# Exercise
Take every line from the listing below that contains "MOVGE".

# Given information
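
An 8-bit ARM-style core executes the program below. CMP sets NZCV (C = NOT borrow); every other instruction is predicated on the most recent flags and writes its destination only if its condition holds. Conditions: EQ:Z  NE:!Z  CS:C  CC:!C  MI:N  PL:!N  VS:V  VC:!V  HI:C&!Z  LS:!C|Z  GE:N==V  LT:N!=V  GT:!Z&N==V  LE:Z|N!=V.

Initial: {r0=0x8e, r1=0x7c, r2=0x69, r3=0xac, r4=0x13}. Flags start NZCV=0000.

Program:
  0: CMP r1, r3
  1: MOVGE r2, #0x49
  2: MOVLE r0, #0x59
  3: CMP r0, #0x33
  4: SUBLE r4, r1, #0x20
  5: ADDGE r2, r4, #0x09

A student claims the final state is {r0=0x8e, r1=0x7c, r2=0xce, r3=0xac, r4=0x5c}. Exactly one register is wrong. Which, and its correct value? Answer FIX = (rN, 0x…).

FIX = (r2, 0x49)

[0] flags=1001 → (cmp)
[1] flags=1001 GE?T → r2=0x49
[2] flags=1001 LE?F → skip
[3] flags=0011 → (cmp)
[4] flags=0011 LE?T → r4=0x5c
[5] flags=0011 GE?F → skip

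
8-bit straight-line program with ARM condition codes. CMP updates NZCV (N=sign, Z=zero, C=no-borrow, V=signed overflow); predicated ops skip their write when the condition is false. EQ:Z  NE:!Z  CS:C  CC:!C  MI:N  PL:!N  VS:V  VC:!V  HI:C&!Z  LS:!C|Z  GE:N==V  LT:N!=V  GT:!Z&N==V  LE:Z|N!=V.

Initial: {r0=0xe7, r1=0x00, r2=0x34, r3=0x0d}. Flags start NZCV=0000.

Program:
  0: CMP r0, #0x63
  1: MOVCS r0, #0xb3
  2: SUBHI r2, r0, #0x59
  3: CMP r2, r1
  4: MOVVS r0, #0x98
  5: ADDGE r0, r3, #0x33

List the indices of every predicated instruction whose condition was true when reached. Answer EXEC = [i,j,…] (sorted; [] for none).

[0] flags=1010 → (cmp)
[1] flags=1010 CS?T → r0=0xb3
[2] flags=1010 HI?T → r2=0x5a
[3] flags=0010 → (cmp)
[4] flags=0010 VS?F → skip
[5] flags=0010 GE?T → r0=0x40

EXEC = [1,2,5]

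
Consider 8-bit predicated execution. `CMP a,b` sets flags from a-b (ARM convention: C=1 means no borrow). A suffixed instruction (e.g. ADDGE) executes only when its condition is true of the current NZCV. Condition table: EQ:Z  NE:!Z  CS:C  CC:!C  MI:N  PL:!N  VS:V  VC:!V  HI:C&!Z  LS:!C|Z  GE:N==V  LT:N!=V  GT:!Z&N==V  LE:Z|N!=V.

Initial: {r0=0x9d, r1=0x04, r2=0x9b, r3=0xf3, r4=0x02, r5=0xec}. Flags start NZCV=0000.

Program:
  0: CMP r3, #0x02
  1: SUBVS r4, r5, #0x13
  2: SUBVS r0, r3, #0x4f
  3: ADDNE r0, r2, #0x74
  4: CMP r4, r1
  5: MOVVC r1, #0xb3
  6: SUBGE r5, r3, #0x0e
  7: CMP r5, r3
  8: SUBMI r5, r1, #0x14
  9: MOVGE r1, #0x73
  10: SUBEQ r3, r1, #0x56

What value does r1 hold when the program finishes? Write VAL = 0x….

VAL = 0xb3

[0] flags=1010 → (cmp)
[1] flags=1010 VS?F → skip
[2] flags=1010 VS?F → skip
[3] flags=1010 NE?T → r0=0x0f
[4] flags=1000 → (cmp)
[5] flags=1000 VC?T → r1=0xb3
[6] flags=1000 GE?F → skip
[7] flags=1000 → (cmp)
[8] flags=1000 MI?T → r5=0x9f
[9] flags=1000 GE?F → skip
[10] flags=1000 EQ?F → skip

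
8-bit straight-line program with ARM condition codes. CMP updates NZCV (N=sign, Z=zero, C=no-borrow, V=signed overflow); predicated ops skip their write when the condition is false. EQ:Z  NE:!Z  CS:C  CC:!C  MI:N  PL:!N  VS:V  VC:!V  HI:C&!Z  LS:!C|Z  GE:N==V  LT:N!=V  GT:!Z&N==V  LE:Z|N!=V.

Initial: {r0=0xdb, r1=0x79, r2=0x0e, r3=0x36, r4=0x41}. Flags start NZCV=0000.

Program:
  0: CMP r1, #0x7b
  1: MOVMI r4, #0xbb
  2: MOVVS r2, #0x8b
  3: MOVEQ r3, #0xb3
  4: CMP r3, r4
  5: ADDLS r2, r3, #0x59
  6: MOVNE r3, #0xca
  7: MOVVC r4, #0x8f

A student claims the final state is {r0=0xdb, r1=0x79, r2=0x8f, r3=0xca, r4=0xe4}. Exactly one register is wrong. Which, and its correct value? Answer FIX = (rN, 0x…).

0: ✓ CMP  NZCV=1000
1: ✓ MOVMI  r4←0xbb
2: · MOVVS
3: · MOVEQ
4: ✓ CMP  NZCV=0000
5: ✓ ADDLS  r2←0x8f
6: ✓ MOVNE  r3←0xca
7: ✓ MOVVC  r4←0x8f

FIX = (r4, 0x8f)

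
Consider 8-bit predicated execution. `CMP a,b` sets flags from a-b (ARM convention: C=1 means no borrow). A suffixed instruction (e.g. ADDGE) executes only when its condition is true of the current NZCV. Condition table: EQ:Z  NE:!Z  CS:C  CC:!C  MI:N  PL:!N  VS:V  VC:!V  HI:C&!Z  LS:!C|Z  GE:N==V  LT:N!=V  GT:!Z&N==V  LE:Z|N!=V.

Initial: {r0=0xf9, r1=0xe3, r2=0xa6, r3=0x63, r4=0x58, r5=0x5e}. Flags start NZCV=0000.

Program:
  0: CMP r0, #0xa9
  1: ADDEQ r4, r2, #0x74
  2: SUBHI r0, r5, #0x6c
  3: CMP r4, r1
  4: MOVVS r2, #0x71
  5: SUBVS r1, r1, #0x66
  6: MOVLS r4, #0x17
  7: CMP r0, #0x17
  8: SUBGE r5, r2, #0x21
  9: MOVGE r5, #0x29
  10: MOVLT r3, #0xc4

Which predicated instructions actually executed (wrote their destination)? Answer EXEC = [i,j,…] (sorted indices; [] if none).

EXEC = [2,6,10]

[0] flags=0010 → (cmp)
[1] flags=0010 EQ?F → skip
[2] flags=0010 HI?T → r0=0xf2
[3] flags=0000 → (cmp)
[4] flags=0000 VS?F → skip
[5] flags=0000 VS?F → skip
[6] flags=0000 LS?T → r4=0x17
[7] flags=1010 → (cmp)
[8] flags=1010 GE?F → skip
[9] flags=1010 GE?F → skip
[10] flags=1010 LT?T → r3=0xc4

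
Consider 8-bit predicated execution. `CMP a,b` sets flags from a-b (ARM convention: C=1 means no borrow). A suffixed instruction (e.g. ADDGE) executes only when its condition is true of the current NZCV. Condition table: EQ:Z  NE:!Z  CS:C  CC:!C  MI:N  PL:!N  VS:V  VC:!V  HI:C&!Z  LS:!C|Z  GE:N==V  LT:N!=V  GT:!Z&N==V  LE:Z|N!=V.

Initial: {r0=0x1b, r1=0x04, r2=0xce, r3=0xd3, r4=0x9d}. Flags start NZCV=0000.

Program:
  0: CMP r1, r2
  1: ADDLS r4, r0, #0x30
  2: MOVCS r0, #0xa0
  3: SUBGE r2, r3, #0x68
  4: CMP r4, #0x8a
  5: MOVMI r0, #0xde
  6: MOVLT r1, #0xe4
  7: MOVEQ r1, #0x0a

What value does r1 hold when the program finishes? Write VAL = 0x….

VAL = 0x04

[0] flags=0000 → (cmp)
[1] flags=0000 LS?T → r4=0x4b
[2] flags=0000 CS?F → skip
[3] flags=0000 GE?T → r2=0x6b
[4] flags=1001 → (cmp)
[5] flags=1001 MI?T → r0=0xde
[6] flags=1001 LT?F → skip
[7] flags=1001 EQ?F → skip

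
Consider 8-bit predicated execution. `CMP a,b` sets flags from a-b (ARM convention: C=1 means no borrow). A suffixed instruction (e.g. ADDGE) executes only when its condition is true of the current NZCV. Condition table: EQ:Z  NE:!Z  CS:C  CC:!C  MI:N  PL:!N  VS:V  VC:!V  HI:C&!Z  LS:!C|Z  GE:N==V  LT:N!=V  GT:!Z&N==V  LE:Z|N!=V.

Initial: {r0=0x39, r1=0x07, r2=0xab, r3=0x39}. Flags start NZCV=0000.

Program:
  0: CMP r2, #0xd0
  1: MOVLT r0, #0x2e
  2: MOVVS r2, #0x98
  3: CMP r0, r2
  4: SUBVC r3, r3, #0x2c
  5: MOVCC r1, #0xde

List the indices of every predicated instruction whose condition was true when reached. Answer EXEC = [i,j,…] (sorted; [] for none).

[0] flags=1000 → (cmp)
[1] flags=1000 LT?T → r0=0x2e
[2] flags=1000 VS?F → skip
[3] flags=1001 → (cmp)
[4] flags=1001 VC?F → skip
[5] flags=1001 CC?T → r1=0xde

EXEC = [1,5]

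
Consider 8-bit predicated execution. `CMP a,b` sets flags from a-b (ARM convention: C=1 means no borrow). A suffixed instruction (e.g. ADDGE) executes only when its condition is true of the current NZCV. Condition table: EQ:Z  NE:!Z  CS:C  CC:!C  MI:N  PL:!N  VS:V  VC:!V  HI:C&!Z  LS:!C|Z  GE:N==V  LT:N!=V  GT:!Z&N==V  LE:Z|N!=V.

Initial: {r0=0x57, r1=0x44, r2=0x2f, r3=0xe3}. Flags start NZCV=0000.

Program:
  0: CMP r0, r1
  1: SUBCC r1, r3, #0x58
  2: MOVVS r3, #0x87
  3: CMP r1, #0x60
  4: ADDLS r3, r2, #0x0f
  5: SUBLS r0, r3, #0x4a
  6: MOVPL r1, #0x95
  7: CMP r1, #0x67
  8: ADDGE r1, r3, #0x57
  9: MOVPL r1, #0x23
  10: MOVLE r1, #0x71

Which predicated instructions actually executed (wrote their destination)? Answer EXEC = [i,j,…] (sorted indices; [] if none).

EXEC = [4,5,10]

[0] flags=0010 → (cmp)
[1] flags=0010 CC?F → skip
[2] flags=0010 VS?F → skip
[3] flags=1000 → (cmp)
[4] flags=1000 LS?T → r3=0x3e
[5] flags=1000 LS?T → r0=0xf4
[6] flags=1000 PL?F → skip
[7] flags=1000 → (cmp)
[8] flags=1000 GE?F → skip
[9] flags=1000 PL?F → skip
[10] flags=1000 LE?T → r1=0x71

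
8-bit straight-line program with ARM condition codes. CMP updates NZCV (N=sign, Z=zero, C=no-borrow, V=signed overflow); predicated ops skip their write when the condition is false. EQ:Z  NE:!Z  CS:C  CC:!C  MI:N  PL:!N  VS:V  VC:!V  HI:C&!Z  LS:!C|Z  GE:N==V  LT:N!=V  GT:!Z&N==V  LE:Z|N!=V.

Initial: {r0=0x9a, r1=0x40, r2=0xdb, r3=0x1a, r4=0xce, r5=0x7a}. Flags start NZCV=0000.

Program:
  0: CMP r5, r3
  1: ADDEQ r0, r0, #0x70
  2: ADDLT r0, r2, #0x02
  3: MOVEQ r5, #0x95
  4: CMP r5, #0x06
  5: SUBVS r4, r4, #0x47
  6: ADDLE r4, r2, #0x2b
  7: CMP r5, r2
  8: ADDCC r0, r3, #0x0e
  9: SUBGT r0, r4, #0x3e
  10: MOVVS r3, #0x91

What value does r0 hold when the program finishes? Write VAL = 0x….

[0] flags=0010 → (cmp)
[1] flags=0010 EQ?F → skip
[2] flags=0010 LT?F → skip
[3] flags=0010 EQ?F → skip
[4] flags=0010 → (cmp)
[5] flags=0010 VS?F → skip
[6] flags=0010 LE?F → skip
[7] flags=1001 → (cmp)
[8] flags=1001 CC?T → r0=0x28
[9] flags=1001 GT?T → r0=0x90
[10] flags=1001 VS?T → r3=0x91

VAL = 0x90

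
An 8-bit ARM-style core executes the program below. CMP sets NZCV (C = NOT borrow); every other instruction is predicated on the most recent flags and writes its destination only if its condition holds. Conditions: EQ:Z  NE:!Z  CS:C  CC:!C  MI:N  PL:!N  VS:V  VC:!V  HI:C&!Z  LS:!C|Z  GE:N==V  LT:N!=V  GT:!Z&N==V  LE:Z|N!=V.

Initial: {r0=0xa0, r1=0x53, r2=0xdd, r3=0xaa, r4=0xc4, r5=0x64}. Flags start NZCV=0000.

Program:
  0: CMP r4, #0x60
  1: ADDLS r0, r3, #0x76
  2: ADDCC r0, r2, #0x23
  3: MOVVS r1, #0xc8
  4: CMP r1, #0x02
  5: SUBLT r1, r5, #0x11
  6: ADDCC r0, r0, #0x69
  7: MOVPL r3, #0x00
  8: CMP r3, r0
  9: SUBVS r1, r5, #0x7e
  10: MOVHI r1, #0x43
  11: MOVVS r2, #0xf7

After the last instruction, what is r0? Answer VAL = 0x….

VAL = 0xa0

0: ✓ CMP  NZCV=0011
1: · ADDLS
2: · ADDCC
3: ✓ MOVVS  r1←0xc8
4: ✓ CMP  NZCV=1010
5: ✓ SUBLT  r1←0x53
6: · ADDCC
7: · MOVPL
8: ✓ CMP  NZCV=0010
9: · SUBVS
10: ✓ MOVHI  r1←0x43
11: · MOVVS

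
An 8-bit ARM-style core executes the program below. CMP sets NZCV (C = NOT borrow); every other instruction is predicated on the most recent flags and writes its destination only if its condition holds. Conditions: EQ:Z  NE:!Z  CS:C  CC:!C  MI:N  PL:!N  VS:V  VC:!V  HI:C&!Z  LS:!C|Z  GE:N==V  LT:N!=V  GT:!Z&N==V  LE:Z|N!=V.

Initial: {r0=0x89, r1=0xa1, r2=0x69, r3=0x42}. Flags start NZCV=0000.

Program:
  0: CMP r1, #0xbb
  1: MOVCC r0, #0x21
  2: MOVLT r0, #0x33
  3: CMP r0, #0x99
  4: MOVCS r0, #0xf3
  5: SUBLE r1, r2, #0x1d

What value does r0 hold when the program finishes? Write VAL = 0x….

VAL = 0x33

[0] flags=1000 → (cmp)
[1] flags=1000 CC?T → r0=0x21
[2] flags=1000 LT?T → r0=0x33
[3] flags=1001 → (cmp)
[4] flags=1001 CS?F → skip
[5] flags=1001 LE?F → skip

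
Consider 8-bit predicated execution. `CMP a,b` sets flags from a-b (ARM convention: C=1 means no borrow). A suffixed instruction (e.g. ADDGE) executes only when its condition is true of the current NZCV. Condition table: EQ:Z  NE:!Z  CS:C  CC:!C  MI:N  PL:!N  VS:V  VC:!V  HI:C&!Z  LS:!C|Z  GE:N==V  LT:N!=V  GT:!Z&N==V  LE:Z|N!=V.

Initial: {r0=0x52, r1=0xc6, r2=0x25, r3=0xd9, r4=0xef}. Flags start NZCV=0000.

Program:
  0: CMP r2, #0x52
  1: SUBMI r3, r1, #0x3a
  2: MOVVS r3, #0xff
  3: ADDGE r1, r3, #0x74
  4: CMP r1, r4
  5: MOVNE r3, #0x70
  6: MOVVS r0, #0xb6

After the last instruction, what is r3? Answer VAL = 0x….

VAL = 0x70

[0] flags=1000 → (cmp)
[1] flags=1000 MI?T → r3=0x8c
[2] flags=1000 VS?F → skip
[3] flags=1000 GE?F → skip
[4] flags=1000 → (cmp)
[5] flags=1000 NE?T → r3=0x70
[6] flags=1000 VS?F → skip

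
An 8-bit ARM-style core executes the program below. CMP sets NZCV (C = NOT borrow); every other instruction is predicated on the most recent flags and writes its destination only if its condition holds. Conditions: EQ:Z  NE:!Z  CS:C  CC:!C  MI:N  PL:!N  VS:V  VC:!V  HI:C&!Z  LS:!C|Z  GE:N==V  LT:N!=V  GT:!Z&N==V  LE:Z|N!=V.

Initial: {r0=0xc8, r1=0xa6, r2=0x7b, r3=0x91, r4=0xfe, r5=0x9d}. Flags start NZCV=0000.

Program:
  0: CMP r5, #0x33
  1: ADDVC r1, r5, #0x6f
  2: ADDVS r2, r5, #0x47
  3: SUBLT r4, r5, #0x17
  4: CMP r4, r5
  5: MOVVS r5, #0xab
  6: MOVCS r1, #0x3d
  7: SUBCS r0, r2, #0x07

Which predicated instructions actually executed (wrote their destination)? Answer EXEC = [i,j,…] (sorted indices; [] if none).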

# Response to this exercise
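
  1: MOVGE r2, #0x49
  9: MOVGE r1, #0x73
  9: MOVGE r5, #0x29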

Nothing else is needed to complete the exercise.